» **What the task requires**
Transcribe the listing precisely, entry by entry.

Start of Data for the task

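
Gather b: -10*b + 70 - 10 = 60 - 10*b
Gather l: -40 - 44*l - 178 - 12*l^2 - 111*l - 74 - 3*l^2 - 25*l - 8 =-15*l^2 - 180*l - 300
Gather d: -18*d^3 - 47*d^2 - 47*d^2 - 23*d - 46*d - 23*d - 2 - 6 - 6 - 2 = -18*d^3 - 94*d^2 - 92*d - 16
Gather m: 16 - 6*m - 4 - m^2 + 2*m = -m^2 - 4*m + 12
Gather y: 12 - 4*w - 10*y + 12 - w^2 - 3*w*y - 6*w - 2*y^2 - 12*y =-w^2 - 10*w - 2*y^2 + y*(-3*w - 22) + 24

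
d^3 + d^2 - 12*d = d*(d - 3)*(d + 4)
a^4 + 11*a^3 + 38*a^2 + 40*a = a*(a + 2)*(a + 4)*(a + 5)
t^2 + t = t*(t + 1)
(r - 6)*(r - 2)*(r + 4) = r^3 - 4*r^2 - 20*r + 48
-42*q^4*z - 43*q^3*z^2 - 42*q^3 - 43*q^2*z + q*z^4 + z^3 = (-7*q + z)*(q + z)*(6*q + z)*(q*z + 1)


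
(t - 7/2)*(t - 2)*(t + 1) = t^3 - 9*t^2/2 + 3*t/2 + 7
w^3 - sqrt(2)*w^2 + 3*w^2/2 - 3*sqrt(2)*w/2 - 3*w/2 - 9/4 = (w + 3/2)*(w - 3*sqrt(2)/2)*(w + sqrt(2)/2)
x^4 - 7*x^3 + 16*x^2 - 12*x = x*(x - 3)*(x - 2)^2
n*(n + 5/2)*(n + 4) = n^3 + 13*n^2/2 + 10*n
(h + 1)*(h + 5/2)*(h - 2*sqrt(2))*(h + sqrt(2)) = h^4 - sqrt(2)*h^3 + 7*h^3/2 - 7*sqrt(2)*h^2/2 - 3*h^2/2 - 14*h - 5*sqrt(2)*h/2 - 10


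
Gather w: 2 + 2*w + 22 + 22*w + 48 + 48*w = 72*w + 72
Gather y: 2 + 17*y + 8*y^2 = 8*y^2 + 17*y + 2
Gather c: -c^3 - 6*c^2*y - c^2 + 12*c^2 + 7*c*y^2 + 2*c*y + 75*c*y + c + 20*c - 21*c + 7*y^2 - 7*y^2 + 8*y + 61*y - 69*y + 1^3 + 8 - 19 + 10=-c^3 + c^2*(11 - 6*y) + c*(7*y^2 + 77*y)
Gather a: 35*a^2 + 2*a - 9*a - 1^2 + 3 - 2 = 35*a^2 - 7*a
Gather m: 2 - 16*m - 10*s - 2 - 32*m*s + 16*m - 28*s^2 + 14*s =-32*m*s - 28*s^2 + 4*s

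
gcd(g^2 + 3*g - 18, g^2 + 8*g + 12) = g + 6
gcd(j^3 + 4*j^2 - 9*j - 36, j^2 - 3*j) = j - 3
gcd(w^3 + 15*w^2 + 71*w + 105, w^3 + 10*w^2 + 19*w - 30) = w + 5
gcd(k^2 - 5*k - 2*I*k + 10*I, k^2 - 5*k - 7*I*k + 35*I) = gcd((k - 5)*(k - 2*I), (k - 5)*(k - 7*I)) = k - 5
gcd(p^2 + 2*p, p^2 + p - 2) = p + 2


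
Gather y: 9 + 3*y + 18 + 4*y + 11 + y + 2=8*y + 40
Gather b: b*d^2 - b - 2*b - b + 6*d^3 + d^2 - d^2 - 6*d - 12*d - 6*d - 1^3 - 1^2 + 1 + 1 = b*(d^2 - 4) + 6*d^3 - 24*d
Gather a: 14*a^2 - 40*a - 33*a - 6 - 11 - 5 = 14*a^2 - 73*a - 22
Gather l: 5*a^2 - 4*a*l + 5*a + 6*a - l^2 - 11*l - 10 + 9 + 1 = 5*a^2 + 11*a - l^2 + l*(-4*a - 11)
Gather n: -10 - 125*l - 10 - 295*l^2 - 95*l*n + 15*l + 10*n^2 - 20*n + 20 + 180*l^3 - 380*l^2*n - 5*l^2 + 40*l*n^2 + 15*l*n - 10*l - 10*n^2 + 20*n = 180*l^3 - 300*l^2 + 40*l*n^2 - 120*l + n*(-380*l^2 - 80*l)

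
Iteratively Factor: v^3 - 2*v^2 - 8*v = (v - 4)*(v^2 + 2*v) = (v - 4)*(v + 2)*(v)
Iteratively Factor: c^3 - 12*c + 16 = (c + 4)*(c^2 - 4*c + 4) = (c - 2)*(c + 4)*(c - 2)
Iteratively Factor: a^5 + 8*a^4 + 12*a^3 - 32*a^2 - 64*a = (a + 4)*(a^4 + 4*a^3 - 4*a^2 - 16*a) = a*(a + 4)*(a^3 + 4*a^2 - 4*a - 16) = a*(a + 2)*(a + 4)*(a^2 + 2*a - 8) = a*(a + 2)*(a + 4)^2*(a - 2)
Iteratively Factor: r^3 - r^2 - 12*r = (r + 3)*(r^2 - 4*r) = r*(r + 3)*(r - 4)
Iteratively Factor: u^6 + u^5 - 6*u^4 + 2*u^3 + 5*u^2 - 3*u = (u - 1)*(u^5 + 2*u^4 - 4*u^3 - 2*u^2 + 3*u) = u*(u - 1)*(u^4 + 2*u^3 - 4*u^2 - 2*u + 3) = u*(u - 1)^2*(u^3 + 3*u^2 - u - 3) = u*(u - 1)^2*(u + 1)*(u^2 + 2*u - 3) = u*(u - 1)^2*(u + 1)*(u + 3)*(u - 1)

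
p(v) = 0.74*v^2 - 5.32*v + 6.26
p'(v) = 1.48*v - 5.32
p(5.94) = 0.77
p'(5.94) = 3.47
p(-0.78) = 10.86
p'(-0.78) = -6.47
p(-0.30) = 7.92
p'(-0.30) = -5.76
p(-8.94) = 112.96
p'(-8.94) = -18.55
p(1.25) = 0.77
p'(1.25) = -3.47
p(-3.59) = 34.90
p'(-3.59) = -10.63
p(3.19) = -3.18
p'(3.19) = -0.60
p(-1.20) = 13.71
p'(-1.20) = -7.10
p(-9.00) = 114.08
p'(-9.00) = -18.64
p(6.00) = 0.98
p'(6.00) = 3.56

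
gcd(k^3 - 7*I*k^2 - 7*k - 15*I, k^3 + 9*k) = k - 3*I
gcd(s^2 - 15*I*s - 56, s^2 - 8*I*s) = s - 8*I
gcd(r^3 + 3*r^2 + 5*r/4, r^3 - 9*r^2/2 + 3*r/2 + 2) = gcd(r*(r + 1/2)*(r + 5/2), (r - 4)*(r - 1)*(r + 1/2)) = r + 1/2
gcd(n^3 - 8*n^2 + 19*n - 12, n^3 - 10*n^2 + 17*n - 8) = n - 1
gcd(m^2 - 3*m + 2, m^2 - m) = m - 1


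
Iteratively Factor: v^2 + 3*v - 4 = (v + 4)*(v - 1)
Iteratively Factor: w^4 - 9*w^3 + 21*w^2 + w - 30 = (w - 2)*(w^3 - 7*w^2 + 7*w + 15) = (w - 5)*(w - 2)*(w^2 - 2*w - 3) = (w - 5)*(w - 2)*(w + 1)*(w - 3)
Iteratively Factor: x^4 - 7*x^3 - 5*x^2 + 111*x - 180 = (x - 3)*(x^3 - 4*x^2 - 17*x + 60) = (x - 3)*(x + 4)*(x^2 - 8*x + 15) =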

End of Data for the task

» **Exercise answer**
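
Gather b: -10*b + 70 - 10 = 60 - 10*b
Gather l: -40 - 44*l - 178 - 12*l^2 - 111*l - 74 - 3*l^2 - 25*l - 8 =-15*l^2 - 180*l - 300
Gather d: -18*d^3 - 47*d^2 - 47*d^2 - 23*d - 46*d - 23*d - 2 - 6 - 6 - 2 = -18*d^3 - 94*d^2 - 92*d - 16
Gather m: 16 - 6*m - 4 - m^2 + 2*m = -m^2 - 4*m + 12
Gather y: 12 - 4*w - 10*y + 12 - w^2 - 3*w*y - 6*w - 2*y^2 - 12*y =-w^2 - 10*w - 2*y^2 + y*(-3*w - 22) + 24

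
d^3 + d^2 - 12*d = d*(d - 3)*(d + 4)
a^4 + 11*a^3 + 38*a^2 + 40*a = a*(a + 2)*(a + 4)*(a + 5)
t^2 + t = t*(t + 1)
(r - 6)*(r - 2)*(r + 4) = r^3 - 4*r^2 - 20*r + 48
-42*q^4*z - 43*q^3*z^2 - 42*q^3 - 43*q^2*z + q*z^4 + z^3 = (-7*q + z)*(q + z)*(6*q + z)*(q*z + 1)


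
(t - 7/2)*(t - 2)*(t + 1) = t^3 - 9*t^2/2 + 3*t/2 + 7
w^3 - sqrt(2)*w^2 + 3*w^2/2 - 3*sqrt(2)*w/2 - 3*w/2 - 9/4 = (w + 3/2)*(w - 3*sqrt(2)/2)*(w + sqrt(2)/2)
x^4 - 7*x^3 + 16*x^2 - 12*x = x*(x - 3)*(x - 2)^2
n*(n + 5/2)*(n + 4) = n^3 + 13*n^2/2 + 10*n
(h + 1)*(h + 5/2)*(h - 2*sqrt(2))*(h + sqrt(2)) = h^4 - sqrt(2)*h^3 + 7*h^3/2 - 7*sqrt(2)*h^2/2 - 3*h^2/2 - 14*h - 5*sqrt(2)*h/2 - 10


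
Gather w: 2 + 2*w + 22 + 22*w + 48 + 48*w = 72*w + 72
Gather y: 2 + 17*y + 8*y^2 = 8*y^2 + 17*y + 2
Gather c: -c^3 - 6*c^2*y - c^2 + 12*c^2 + 7*c*y^2 + 2*c*y + 75*c*y + c + 20*c - 21*c + 7*y^2 - 7*y^2 + 8*y + 61*y - 69*y + 1^3 + 8 - 19 + 10=-c^3 + c^2*(11 - 6*y) + c*(7*y^2 + 77*y)
Gather a: 35*a^2 + 2*a - 9*a - 1^2 + 3 - 2 = 35*a^2 - 7*a
Gather m: 2 - 16*m - 10*s - 2 - 32*m*s + 16*m - 28*s^2 + 14*s =-32*m*s - 28*s^2 + 4*s

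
gcd(g^2 + 3*g - 18, g^2 + 8*g + 12) = g + 6
gcd(j^3 + 4*j^2 - 9*j - 36, j^2 - 3*j) = j - 3
gcd(w^3 + 15*w^2 + 71*w + 105, w^3 + 10*w^2 + 19*w - 30) = w + 5
gcd(k^2 - 5*k - 2*I*k + 10*I, k^2 - 5*k - 7*I*k + 35*I) = gcd((k - 5)*(k - 2*I), (k - 5)*(k - 7*I)) = k - 5
gcd(p^2 + 2*p, p^2 + p - 2) = p + 2


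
Gather y: 9 + 3*y + 18 + 4*y + 11 + y + 2=8*y + 40
Gather b: b*d^2 - b - 2*b - b + 6*d^3 + d^2 - d^2 - 6*d - 12*d - 6*d - 1^3 - 1^2 + 1 + 1 = b*(d^2 - 4) + 6*d^3 - 24*d
Gather a: 14*a^2 - 40*a - 33*a - 6 - 11 - 5 = 14*a^2 - 73*a - 22
Gather l: 5*a^2 - 4*a*l + 5*a + 6*a - l^2 - 11*l - 10 + 9 + 1 = 5*a^2 + 11*a - l^2 + l*(-4*a - 11)
Gather n: -10 - 125*l - 10 - 295*l^2 - 95*l*n + 15*l + 10*n^2 - 20*n + 20 + 180*l^3 - 380*l^2*n - 5*l^2 + 40*l*n^2 + 15*l*n - 10*l - 10*n^2 + 20*n = 180*l^3 - 300*l^2 + 40*l*n^2 - 120*l + n*(-380*l^2 - 80*l)

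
Iteratively Factor: v^3 - 2*v^2 - 8*v = (v - 4)*(v^2 + 2*v) = (v - 4)*(v + 2)*(v)
Iteratively Factor: c^3 - 12*c + 16 = (c + 4)*(c^2 - 4*c + 4) = (c - 2)*(c + 4)*(c - 2)
Iteratively Factor: a^5 + 8*a^4 + 12*a^3 - 32*a^2 - 64*a = (a + 4)*(a^4 + 4*a^3 - 4*a^2 - 16*a) = a*(a + 4)*(a^3 + 4*a^2 - 4*a - 16) = a*(a + 2)*(a + 4)*(a^2 + 2*a - 8) = a*(a + 2)*(a + 4)^2*(a - 2)
Iteratively Factor: r^3 - r^2 - 12*r = (r + 3)*(r^2 - 4*r) = r*(r + 3)*(r - 4)
Iteratively Factor: u^6 + u^5 - 6*u^4 + 2*u^3 + 5*u^2 - 3*u = (u - 1)*(u^5 + 2*u^4 - 4*u^3 - 2*u^2 + 3*u) = u*(u - 1)*(u^4 + 2*u^3 - 4*u^2 - 2*u + 3) = u*(u - 1)^2*(u^3 + 3*u^2 - u - 3) = u*(u - 1)^2*(u + 1)*(u^2 + 2*u - 3) = u*(u - 1)^2*(u + 1)*(u + 3)*(u - 1)

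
p(v) = 0.74*v^2 - 5.32*v + 6.26
p'(v) = 1.48*v - 5.32
p(5.94) = 0.77
p'(5.94) = 3.47
p(-0.78) = 10.86
p'(-0.78) = -6.47
p(-0.30) = 7.92
p'(-0.30) = -5.76
p(-8.94) = 112.96
p'(-8.94) = -18.55
p(1.25) = 0.77
p'(1.25) = -3.47
p(-3.59) = 34.90
p'(-3.59) = -10.63
p(3.19) = -3.18
p'(3.19) = -0.60
p(-1.20) = 13.71
p'(-1.20) = -7.10
p(-9.00) = 114.08
p'(-9.00) = -18.64
p(6.00) = 0.98
p'(6.00) = 3.56

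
gcd(k^3 - 7*I*k^2 - 7*k - 15*I, k^3 + 9*k) = k - 3*I
gcd(s^2 - 15*I*s - 56, s^2 - 8*I*s) = s - 8*I
gcd(r^3 + 3*r^2 + 5*r/4, r^3 - 9*r^2/2 + 3*r/2 + 2) = gcd(r*(r + 1/2)*(r + 5/2), (r - 4)*(r - 1)*(r + 1/2)) = r + 1/2
gcd(n^3 - 8*n^2 + 19*n - 12, n^3 - 10*n^2 + 17*n - 8) = n - 1
gcd(m^2 - 3*m + 2, m^2 - m) = m - 1


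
Iteratively Factor: v^2 + 3*v - 4 = (v + 4)*(v - 1)
Iteratively Factor: w^4 - 9*w^3 + 21*w^2 + w - 30 = (w - 2)*(w^3 - 7*w^2 + 7*w + 15) = (w - 5)*(w - 2)*(w^2 - 2*w - 3) = (w - 5)*(w - 2)*(w + 1)*(w - 3)
Iteratively Factor: x^4 - 7*x^3 - 5*x^2 + 111*x - 180 = (x - 3)*(x^3 - 4*x^2 - 17*x + 60) = (x - 3)*(x + 4)*(x^2 - 8*x + 15) =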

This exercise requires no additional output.